Task goal → Provide an exact copy of the lines from the beginning of the records through the line that includes "six weed floats high", and of no others.

Supplied material →
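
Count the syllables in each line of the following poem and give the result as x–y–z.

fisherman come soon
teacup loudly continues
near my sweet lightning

5–7–5

Line 1: "fisherman come soon": 3+1+1 = 5
Line 2: "teacup loudly continues": 2+2+3 = 7
Line 3: "near my sweet lightning": 1+1+1+2 = 5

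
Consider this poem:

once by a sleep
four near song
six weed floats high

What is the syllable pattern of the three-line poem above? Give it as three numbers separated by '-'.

4-3-4

Line 1: once (1), by (1), a (1), sleep (1) → 4
Line 2: four (1), near (1), song (1) → 3
Line 3: six (1), weed (1), floats (1), high (1) → 4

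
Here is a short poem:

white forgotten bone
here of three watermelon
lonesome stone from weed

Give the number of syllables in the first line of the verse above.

The first line: "white forgotten bone": 1+3+1 = 5

5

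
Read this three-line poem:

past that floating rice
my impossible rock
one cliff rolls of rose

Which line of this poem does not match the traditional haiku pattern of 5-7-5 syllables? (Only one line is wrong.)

The second line

Line 1: "past that floating rice": 1+1+2+1 = 5 ✓
Line 2: "my impossible rock": 1+4+1 = 6 (expected 7)
Line 3: "one cliff rolls of rose": 1+1+1+1+1 = 5 ✓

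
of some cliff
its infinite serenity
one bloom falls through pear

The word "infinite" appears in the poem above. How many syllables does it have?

3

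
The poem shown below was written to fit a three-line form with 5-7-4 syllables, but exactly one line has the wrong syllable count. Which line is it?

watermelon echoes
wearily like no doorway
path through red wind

Line 1: watermelon (4), echoes (2) → 6 (expected 5)
Line 2: wearily (3), like (1), no (1), doorway (2) → 7 ✓
Line 3: path (1), through (1), red (1), wind (1) → 4 ✓

Line 1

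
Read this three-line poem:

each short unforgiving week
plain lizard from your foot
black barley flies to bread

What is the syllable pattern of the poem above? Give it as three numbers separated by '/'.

Line 1: "each short unforgiving week": 1+1+4+1 = 7
Line 2: "plain lizard from your foot": 1+2+1+1+1 = 6
Line 3: "black barley flies to bread": 1+2+1+1+1 = 6

7/6/6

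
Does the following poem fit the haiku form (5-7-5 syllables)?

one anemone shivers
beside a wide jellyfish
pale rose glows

Line 1: one (1), anemone (4), shivers (2) → 7 (expected 5)
Line 2: beside (2), a (1), wide (1), jellyfish (3) → 7 ✓
Line 3: pale (1), rose (1), glows (1) → 3 (expected 5)

No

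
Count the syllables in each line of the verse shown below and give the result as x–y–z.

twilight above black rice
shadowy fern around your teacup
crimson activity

6–9–6

Line 1: "twilight above black rice": 2+2+1+1 = 6
Line 2: "shadowy fern around your teacup": 3+1+2+1+2 = 9
Line 3: "crimson activity": 2+4 = 6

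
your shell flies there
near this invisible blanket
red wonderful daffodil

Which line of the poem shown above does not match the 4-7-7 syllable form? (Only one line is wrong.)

Line 2

Line 1: "your shell flies there": 1+1+1+1 = 4 ✓
Line 2: "near this invisible blanket": 1+1+4+2 = 8 (expected 7)
Line 3: "red wonderful daffodil": 1+3+3 = 7 ✓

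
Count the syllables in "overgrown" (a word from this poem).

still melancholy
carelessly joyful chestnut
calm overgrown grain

"overgrown" has 3 syllables.

3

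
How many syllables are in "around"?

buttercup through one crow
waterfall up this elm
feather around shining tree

"around" has 2 syllables.

2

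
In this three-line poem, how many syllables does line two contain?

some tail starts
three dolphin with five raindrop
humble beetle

7

Line two: three(1) + dolphin(2) + with(1) + five(1) + raindrop(2) = 7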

Task solution →
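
Count the syllables in each line of the following poem and give the result as x–y–z.

fisherman come soon
teacup loudly continues
near my sweet lightning

5–7–5

Line 1: "fisherman come soon": 3+1+1 = 5
Line 2: "teacup loudly continues": 2+2+3 = 7
Line 3: "near my sweet lightning": 1+1+1+2 = 5

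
Consider this poem:

once by a sleep
four near song
six weed floats high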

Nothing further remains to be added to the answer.